▶ [Problem details]:
Scan the listing below for the string "DDMM" and copy each line where it turns up.

- - - -

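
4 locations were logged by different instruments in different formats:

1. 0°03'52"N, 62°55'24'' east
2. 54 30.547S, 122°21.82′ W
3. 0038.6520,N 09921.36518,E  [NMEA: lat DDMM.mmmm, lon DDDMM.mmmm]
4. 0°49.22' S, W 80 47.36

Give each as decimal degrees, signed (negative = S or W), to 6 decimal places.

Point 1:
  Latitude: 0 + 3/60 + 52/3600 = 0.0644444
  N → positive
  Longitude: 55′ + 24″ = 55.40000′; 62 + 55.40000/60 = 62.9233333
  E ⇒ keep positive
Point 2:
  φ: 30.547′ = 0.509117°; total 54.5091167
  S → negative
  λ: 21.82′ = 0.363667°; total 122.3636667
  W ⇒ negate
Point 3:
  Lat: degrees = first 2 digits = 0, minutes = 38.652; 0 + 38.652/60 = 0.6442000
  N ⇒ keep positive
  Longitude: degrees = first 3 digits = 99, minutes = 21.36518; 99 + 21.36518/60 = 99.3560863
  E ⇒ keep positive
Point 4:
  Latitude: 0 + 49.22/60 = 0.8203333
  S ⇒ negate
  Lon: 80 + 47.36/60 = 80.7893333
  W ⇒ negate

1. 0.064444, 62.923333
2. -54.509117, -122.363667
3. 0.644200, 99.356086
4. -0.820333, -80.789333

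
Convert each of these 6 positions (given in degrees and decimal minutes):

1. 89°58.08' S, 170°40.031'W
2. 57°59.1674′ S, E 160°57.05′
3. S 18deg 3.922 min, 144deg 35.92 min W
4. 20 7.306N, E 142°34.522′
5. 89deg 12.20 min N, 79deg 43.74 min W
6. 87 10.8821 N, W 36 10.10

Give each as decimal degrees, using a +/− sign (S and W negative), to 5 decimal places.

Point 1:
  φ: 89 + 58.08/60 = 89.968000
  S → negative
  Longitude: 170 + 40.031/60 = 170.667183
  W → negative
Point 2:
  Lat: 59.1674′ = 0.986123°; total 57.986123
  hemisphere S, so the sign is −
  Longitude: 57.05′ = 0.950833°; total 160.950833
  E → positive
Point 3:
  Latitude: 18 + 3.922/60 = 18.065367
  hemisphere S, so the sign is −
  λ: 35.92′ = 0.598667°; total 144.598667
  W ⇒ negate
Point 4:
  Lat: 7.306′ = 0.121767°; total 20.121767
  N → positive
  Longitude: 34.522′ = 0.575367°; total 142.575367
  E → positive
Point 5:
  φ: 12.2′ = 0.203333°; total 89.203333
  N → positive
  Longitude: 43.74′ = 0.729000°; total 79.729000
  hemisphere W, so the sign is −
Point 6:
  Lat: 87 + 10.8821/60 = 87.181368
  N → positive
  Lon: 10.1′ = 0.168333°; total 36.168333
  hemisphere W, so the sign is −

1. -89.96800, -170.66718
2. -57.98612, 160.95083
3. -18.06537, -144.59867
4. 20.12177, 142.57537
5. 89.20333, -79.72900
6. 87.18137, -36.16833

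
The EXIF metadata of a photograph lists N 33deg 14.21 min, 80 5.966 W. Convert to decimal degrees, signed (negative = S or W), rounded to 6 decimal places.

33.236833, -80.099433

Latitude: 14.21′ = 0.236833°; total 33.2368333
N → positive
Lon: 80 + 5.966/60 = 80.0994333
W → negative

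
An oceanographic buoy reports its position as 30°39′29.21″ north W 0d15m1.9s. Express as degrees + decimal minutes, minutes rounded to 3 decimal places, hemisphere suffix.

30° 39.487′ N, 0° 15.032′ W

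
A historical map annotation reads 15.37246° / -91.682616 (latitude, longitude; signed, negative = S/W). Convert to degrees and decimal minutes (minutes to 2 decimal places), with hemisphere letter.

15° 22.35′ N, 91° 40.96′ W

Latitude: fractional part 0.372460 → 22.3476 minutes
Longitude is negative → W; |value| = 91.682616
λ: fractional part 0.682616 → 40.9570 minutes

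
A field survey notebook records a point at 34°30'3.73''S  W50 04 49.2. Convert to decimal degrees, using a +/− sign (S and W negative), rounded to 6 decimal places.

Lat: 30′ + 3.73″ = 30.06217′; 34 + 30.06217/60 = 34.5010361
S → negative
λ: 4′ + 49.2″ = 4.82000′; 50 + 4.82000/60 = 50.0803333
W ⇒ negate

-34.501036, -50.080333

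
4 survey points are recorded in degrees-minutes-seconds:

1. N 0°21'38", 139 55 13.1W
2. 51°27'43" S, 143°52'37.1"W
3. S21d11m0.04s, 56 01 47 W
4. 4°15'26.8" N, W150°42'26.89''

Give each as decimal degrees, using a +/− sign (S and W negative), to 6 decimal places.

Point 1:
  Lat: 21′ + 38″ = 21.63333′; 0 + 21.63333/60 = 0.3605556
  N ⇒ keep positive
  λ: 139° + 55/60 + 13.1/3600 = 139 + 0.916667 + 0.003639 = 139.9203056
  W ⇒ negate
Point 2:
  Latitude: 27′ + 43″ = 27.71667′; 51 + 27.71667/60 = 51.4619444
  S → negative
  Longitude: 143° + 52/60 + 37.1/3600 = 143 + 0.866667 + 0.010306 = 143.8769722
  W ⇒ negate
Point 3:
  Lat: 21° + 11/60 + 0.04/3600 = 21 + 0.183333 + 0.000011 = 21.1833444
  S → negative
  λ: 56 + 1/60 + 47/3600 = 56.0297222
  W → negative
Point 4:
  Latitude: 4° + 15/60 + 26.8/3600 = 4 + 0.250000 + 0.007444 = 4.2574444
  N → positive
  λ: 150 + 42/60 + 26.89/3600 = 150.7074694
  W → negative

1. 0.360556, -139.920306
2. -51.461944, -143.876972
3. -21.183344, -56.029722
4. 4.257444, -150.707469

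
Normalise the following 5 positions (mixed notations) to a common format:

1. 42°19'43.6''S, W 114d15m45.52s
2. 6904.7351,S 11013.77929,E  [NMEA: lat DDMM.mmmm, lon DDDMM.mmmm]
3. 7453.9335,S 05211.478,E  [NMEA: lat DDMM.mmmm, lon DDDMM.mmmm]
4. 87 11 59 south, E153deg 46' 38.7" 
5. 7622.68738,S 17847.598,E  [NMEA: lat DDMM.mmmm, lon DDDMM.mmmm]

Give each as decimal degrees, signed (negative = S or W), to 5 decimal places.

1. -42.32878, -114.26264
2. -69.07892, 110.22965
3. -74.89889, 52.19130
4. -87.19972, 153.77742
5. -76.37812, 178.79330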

- - - -

▶ [Response area]:
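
3. 0038.6520,N 09921.36518,E  [NMEA: lat DDMM.mmmm, lon DDDMM.mmmm]
2. 6904.7351,S 11013.77929,E  [NMEA: lat DDMM.mmmm, lon DDDMM.mmmm]
3. 7453.9335,S 05211.478,E  [NMEA: lat DDMM.mmmm, lon DDDMM.mmmm]
5. 7622.68738,S 17847.598,E  [NMEA: lat DDMM.mmmm, lon DDDMM.mmmm]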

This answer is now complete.